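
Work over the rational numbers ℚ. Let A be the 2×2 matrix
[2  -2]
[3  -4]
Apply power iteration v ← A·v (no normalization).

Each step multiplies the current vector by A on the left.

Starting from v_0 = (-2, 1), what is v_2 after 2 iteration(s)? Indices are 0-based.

v_2 = (8, 22)

v_0 = (-2, 1).
v_1 = A·v_0 = (-6, -10).
v_2 = A·v_1 = (8, 22).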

_Exercise instructions_
Copy each entry exactly, leaving every line as it is.

_Written reply_
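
Work over the rational numbers ℚ. Let A be the 2×2 matrix
[2  -2]
[3  -4]
Apply power iteration v ← A·v (no normalization).

Each step multiplies the current vector by A on the left.

Starting from v_0 = (-2, 1), what is v_2 after 2 iteration(s)? Indices are 0-based.

v_2 = (8, 22)

v_0 = (-2, 1).
v_1 = A·v_0 = (-6, -10).
v_2 = A·v_1 = (8, 22).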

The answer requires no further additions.